• **Required work**: Print the listing in full, keeping every line exactly as it is.

—————

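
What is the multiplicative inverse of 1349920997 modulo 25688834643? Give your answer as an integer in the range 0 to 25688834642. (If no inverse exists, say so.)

18691054496

Run Euclid on (25688834643, 1349920997):
25688834643 = 19*1349920997 + 40335700
1349920997 = 33*40335700 + 18842897
40335700 = 2*18842897 + 2649906
18842897 = 7*2649906 + 293555
2649906 = 9*293555 + 7911
293555 = 37*7911 + 848
7911 = 9*848 + 279
848 = 3*279 + 11
279 = 25*11 + 4
11 = 2*4 + 3
4 = 1*3 + 1
3 = 3*1 + 0
The gcd is 1. Working backward:
1 = 4 − 3
1 = −11 + 3·4
1 = 3·279 − 76·11
1 = −76·848 + 231·279
1 = 231·7911 − 2155·848
1 = −2155·293555 + 79966·7911
1 = 79966·2649906 − 721849·293555
1 = −721849·18842897 + 5132909·2649906
1 = 5132909·40335700 − 10987667·18842897
1 = −10987667·1349920997 + 367725920·40335700
1 = 367725920·25688834643 − 6997780147·1349920997
Hence 1349920997⁻¹ ≡ -6997780147 ≡ 18691054496 (mod 25688834643).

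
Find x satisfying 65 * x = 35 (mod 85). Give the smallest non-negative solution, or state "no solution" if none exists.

11

First find gcd(65, 85):
85 = 1×65 + 20
65 = 3×20 + 5
20 = 4×5 + 0
gcd = 5 and 5 | 35, so solutions exist. Divide through by 5: 13x ≡ 7 (mod 17).
Now find 13⁻¹ mod 17:
17 = 1×13 + 4
13 = 3×4 + 1
4 = 4×1 + 0
Back-substitute:
1 = 13 − 3·4
1 = −3·17 + 4·13
So 13⁻¹ ≡ 4 (mod 17).
Then x ≡ 4·7 ≡ 11 (mod 17); the smallest non-negative solution is x = 11.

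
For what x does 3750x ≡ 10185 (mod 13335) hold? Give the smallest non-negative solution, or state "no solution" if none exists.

First find gcd(3750, 13335):
13335 = 3*3750 + 2085
3750 = 1*2085 + 1665
2085 = 1*1665 + 420
1665 = 3*420 + 405
420 = 1*405 + 15
405 = 27*15 + 0
gcd = 15 and 15 | 10185, so solutions exist. Divide through by 15: 250x ≡ 679 (mod 889).
Now find 250⁻¹ mod 889:
889 = 3×250 + 139
250 = 1×139 + 111
139 = 1×111 + 28
111 = 3×28 + 27
28 = 1×27 + 1
27 = 27×1 + 0
Back-substitute:
1 = 28 − 27
1 = −111 + 4·28
1 = 4·139 − 5·111
1 = −5·250 + 9·139
1 = 9·889 − 32·250
So 250·(-32) ≡ 1 (mod 889), i.e. 250⁻¹ ≡ 857.
Then x ≡ 857·679 ≡ 497 (mod 889); the smallest non-negative solution is x = 497.

497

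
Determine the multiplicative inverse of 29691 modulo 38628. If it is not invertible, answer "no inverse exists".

Compute gcd(29691, 38628):
38628 = 1·29691 + 8937
29691 = 3·8937 + 2880
8937 = 3·2880 + 297
2880 = 9·297 + 207
297 = 1·207 + 90
207 = 2·90 + 27
90 = 3·27 + 9
27 = 3·9 + 0
gcd(29691, 38628) = 9 ≠ 1, so 29691 has no multiplicative inverse modulo 38628.

no inverse exists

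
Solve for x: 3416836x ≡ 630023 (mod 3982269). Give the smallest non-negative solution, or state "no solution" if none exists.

3386540

First find gcd(3416836, 3982269):
3982269 = 1·3416836 + 565433
3416836 = 6·565433 + 24238
565433 = 23·24238 + 7959
24238 = 3·7959 + 361
7959 = 22·361 + 17
361 = 21·17 + 4
17 = 4·4 + 1
4 = 4·1 + 0
gcd = 1, so a unique solution mod 3982269 exists.
Back-substitute for the Bézout coefficients:
1 = 17 − 4·4
1 = −4·361 + 85·17
1 = 85·7959 − 1874·361
1 = −1874·24238 + 5707·7959
1 = 5707·565433 − 133135·24238
1 = −133135·3416836 + 804517·565433
1 = 804517·3982269 − 937652·3416836
So 3416836·(-937652) ≡ 1 (mod 3982269), giving 3416836⁻¹ ≡ 3044617.
x ≡ 3416836⁻¹·630023 ≡ 3044617·630023 ≡ 3386540 (mod 3982269).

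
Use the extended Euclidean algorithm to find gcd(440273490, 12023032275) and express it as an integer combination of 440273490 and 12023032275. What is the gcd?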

—————

• **Finished task**:
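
What is the multiplicative inverse of 1349920997 modulo 25688834643? Give your answer as an integer in the range 0 to 25688834642. (If no inverse exists, say so.)

18691054496

Run Euclid on (25688834643, 1349920997):
25688834643 = 19*1349920997 + 40335700
1349920997 = 33*40335700 + 18842897
40335700 = 2*18842897 + 2649906
18842897 = 7*2649906 + 293555
2649906 = 9*293555 + 7911
293555 = 37*7911 + 848
7911 = 9*848 + 279
848 = 3*279 + 11
279 = 25*11 + 4
11 = 2*4 + 3
4 = 1*3 + 1
3 = 3*1 + 0
The gcd is 1. Working backward:
1 = 4 − 3
1 = −11 + 3·4
1 = 3·279 − 76·11
1 = −76·848 + 231·279
1 = 231·7911 − 2155·848
1 = −2155·293555 + 79966·7911
1 = 79966·2649906 − 721849·293555
1 = −721849·18842897 + 5132909·2649906
1 = 5132909·40335700 − 10987667·18842897
1 = −10987667·1349920997 + 367725920·40335700
1 = 367725920·25688834643 − 6997780147·1349920997
Hence 1349920997⁻¹ ≡ -6997780147 ≡ 18691054496 (mod 25688834643).

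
Find x satisfying 65 * x = 35 (mod 85). Give the smallest non-negative solution, or state "no solution" if none exists.

11

First find gcd(65, 85):
85 = 1×65 + 20
65 = 3×20 + 5
20 = 4×5 + 0
gcd = 5 and 5 | 35, so solutions exist. Divide through by 5: 13x ≡ 7 (mod 17).
Now find 13⁻¹ mod 17:
17 = 1×13 + 4
13 = 3×4 + 1
4 = 4×1 + 0
Back-substitute:
1 = 13 − 3·4
1 = −3·17 + 4·13
So 13⁻¹ ≡ 4 (mod 17).
Then x ≡ 4·7 ≡ 11 (mod 17); the smallest non-negative solution is x = 11.

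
For what x does 3750x ≡ 10185 (mod 13335) hold? Give the smallest non-negative solution, or state "no solution" if none exists.

First find gcd(3750, 13335):
13335 = 3*3750 + 2085
3750 = 1*2085 + 1665
2085 = 1*1665 + 420
1665 = 3*420 + 405
420 = 1*405 + 15
405 = 27*15 + 0
gcd = 15 and 15 | 10185, so solutions exist. Divide through by 15: 250x ≡ 679 (mod 889).
Now find 250⁻¹ mod 889:
889 = 3×250 + 139
250 = 1×139 + 111
139 = 1×111 + 28
111 = 3×28 + 27
28 = 1×27 + 1
27 = 27×1 + 0
Back-substitute:
1 = 28 − 27
1 = −111 + 4·28
1 = 4·139 − 5·111
1 = −5·250 + 9·139
1 = 9·889 − 32·250
So 250·(-32) ≡ 1 (mod 889), i.e. 250⁻¹ ≡ 857.
Then x ≡ 857·679 ≡ 497 (mod 889); the smallest non-negative solution is x = 497.

497

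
Determine the multiplicative inverse of 29691 modulo 38628. If it is not invertible, answer "no inverse exists".

Compute gcd(29691, 38628):
38628 = 1·29691 + 8937
29691 = 3·8937 + 2880
8937 = 3·2880 + 297
2880 = 9·297 + 207
297 = 1·207 + 90
207 = 2·90 + 27
90 = 3·27 + 9
27 = 3·9 + 0
gcd(29691, 38628) = 9 ≠ 1, so 29691 has no multiplicative inverse modulo 38628.

no inverse exists

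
Solve for x: 3416836x ≡ 630023 (mod 3982269). Give the smallest non-negative solution, or state "no solution" if none exists.

3386540

First find gcd(3416836, 3982269):
3982269 = 1·3416836 + 565433
3416836 = 6·565433 + 24238
565433 = 23·24238 + 7959
24238 = 3·7959 + 361
7959 = 22·361 + 17
361 = 21·17 + 4
17 = 4·4 + 1
4 = 4·1 + 0
gcd = 1, so a unique solution mod 3982269 exists.
Back-substitute for the Bézout coefficients:
1 = 17 − 4·4
1 = −4·361 + 85·17
1 = 85·7959 − 1874·361
1 = −1874·24238 + 5707·7959
1 = 5707·565433 − 133135·24238
1 = −133135·3416836 + 804517·565433
1 = 804517·3982269 − 937652·3416836
So 3416836·(-937652) ≡ 1 (mod 3982269), giving 3416836⁻¹ ≡ 3044617.
x ≡ 3416836⁻¹·630023 ≡ 3044617·630023 ≡ 3386540 (mod 3982269).

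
Use the extended Euclidean algorithm to find gcd(440273490, 12023032275) and express it as an integer combination of 440273490 and 12023032275. What is the gcd?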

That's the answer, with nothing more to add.